A single number is expected: the count of lines below where the word "Function" occurs.

══════════

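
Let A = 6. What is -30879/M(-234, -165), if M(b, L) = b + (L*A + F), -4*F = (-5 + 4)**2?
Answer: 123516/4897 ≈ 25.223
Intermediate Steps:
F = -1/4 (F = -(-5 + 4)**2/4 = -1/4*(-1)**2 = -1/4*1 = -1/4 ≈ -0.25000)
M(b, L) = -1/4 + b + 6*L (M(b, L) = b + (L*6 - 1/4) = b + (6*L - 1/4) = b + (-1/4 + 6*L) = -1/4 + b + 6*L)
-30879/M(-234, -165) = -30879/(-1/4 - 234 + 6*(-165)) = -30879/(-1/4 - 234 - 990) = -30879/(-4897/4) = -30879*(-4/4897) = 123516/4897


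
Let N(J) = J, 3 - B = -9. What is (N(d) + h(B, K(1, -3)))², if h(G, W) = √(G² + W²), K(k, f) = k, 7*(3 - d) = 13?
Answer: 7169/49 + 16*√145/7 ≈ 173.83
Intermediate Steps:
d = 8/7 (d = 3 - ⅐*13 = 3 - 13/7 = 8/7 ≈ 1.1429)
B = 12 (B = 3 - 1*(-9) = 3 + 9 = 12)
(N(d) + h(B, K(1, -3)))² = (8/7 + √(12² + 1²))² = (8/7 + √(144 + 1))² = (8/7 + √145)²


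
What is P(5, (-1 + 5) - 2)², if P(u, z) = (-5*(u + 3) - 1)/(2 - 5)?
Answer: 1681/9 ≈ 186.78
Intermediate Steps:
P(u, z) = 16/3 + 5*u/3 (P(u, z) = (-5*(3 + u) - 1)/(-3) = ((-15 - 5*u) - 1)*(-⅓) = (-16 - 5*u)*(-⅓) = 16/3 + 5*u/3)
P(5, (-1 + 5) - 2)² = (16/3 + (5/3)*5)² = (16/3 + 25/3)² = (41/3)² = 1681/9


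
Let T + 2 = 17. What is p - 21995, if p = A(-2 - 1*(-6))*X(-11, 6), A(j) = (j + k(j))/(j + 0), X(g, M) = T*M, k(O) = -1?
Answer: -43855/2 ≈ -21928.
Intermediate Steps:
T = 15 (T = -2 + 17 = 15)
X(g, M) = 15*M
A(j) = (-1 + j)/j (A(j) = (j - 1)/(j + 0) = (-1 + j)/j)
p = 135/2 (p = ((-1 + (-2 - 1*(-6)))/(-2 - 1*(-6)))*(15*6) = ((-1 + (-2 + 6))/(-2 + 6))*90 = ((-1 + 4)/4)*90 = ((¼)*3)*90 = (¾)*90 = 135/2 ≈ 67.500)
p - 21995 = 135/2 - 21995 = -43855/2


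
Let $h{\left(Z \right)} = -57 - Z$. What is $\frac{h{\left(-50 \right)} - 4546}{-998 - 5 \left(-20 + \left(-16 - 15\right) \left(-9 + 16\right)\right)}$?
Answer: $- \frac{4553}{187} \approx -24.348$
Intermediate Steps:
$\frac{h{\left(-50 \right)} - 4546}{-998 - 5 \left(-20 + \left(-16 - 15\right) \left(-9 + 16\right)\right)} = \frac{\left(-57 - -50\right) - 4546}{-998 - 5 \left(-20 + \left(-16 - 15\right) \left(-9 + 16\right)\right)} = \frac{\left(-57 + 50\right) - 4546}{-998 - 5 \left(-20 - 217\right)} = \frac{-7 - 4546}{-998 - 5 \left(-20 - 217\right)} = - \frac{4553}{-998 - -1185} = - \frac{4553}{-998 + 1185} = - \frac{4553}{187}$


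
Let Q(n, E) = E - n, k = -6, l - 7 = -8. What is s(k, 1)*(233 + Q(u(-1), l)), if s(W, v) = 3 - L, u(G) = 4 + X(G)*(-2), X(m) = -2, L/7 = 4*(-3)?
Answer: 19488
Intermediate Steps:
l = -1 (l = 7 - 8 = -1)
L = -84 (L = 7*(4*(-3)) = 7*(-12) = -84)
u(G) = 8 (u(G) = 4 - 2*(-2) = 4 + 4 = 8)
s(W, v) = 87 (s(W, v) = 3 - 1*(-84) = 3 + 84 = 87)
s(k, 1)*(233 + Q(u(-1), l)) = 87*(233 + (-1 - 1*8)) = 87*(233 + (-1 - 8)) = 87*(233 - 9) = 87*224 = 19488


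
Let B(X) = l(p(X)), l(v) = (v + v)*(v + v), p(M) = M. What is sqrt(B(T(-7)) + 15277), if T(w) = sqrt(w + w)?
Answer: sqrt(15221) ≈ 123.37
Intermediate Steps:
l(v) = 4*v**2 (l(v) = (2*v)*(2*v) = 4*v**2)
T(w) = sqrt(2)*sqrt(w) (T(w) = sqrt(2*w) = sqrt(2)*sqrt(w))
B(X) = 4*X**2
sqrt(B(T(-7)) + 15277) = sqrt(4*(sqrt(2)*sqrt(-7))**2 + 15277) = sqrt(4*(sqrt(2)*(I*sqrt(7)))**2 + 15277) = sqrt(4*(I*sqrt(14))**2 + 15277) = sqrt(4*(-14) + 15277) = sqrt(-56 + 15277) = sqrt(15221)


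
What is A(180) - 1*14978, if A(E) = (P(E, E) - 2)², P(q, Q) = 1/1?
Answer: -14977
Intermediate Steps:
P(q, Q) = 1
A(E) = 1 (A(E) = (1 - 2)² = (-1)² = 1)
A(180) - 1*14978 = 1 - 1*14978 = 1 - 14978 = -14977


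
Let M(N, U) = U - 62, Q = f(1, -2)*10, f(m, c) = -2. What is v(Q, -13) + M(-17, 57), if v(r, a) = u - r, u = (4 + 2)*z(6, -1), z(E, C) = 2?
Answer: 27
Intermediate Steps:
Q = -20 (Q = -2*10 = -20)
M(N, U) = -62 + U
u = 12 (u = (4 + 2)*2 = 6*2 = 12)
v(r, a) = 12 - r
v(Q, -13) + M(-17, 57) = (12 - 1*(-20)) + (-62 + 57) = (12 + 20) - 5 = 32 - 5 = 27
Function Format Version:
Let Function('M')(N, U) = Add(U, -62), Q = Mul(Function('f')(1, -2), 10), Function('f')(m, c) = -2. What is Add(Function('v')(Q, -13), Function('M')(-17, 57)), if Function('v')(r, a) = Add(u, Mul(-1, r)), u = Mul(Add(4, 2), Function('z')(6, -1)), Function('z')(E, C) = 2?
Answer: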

══════════

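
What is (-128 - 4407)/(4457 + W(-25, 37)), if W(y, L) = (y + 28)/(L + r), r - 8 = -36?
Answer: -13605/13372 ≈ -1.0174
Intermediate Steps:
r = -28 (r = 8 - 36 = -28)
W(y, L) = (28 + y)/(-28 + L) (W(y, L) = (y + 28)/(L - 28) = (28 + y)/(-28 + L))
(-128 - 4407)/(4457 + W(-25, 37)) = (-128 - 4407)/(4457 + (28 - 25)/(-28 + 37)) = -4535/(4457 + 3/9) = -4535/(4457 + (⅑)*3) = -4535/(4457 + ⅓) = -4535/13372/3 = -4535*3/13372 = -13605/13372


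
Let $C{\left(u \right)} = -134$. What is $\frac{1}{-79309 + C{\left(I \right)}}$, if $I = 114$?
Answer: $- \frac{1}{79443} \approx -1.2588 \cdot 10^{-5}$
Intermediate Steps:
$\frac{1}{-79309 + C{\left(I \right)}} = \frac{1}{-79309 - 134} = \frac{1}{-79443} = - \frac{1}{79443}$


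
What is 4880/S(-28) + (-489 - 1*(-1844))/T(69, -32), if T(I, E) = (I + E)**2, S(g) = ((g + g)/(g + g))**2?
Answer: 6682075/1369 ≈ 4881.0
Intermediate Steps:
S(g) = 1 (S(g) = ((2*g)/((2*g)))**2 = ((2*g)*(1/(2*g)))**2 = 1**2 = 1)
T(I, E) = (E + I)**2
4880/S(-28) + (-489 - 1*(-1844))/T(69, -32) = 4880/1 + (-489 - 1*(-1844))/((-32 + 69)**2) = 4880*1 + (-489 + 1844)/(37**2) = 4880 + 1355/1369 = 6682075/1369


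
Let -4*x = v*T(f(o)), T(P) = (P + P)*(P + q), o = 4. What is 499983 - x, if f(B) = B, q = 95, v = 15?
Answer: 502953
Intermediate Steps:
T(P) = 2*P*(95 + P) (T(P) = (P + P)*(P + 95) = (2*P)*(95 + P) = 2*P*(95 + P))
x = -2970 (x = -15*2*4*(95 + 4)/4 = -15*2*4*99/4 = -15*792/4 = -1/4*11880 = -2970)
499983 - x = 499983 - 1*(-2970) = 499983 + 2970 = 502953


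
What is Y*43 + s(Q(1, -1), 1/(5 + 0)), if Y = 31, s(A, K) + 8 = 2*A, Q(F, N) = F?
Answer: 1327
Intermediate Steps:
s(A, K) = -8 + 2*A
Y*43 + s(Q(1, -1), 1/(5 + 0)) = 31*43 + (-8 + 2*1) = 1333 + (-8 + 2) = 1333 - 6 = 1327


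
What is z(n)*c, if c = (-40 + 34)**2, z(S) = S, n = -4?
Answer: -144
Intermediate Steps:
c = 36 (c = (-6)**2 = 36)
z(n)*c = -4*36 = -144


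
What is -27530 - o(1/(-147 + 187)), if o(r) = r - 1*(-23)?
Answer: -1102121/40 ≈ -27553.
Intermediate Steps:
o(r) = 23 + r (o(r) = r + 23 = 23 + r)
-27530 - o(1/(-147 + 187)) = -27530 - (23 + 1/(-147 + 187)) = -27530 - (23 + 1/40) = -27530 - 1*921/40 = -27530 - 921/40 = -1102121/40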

══════════

§ Result of the task
2